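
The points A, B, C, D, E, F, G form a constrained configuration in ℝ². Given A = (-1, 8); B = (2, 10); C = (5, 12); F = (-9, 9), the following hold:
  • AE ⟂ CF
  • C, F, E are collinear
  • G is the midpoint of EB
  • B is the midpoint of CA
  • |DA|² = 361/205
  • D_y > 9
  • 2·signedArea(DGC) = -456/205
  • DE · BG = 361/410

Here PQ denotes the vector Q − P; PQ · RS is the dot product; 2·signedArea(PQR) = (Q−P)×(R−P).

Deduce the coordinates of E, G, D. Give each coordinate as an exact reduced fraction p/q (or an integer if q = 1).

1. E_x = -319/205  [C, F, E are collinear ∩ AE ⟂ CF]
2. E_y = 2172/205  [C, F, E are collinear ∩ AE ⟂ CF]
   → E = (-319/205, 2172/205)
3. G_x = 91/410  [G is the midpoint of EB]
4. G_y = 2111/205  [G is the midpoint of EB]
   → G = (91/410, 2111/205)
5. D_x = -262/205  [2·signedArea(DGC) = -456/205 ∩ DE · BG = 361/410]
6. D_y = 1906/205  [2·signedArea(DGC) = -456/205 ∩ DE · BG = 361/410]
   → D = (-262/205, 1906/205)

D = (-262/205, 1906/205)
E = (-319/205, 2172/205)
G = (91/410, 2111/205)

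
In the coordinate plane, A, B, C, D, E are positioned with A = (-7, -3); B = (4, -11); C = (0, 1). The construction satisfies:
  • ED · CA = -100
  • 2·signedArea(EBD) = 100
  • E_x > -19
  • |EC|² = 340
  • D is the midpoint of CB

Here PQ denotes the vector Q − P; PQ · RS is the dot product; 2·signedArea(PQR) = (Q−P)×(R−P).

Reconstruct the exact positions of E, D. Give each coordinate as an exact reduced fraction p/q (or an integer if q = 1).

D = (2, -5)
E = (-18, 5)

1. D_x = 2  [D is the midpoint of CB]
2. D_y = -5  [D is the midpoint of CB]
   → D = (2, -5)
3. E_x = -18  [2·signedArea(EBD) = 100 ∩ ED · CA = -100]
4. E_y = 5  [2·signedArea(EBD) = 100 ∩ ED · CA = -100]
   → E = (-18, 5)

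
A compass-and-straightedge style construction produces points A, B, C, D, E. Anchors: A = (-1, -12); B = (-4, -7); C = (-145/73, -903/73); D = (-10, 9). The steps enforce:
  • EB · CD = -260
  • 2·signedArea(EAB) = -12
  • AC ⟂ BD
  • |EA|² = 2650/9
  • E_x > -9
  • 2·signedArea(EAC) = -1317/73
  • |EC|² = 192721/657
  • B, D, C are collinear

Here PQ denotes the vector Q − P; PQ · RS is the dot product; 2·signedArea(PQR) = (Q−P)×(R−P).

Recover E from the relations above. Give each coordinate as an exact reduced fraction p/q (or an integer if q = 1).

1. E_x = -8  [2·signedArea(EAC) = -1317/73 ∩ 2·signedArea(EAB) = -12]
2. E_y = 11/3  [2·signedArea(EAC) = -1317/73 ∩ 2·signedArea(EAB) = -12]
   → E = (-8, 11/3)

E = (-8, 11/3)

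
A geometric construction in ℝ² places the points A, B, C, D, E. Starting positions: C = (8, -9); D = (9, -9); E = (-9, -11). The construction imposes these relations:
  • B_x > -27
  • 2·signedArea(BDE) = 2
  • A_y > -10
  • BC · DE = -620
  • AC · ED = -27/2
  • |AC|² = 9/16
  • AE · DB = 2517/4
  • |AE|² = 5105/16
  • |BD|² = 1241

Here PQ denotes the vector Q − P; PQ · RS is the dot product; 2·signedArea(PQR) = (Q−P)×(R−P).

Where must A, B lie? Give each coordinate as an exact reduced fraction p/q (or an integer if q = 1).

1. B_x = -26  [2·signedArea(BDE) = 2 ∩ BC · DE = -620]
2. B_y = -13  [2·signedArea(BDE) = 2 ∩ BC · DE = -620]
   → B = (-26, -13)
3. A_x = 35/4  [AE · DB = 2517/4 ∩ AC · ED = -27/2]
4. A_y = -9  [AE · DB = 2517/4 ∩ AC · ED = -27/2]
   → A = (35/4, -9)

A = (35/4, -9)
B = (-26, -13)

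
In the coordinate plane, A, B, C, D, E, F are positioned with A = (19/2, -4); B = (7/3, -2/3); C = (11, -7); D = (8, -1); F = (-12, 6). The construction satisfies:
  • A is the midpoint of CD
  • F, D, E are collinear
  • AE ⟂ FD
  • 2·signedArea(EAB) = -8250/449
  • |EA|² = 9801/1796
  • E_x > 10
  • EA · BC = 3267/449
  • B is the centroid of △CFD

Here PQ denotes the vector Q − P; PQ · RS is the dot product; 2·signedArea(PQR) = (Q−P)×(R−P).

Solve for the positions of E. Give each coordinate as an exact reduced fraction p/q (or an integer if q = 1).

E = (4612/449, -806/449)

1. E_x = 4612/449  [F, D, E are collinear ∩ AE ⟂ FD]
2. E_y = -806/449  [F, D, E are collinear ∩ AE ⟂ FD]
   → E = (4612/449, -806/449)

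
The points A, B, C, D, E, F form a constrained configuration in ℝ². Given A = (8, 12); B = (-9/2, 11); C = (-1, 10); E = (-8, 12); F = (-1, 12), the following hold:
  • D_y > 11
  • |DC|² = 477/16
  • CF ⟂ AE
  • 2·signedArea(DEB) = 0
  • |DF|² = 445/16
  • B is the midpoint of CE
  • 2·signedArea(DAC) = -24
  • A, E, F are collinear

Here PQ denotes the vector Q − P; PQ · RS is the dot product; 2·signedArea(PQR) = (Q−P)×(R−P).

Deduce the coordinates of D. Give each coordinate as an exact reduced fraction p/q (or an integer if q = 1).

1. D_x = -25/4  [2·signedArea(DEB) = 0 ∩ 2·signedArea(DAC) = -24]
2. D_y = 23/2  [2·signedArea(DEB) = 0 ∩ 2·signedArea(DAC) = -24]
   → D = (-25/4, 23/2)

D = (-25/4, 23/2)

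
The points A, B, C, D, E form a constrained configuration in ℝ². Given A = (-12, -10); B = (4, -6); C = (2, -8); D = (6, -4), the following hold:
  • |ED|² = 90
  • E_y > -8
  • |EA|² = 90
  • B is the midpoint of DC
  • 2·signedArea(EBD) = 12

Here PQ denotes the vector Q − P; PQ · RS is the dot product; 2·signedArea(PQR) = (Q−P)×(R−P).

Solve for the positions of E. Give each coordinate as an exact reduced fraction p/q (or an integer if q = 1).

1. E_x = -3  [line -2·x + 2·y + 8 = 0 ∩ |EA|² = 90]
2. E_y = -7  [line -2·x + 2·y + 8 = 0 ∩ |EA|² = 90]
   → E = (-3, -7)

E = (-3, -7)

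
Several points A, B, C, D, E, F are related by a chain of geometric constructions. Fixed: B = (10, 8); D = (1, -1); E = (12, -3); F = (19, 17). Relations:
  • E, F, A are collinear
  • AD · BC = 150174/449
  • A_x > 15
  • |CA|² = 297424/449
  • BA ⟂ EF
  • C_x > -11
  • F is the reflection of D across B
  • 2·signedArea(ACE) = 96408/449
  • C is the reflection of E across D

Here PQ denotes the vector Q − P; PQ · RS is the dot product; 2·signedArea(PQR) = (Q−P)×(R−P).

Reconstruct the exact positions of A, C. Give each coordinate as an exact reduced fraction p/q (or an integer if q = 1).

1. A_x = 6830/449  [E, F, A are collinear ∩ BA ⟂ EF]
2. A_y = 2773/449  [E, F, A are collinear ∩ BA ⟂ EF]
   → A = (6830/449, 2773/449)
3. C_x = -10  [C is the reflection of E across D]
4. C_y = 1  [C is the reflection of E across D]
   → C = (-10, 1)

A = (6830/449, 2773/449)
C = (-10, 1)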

--

__Aim of the exercise__:
How many lines of the material above contain the word "plane"? Give only the number.

__Answer for the task__:
2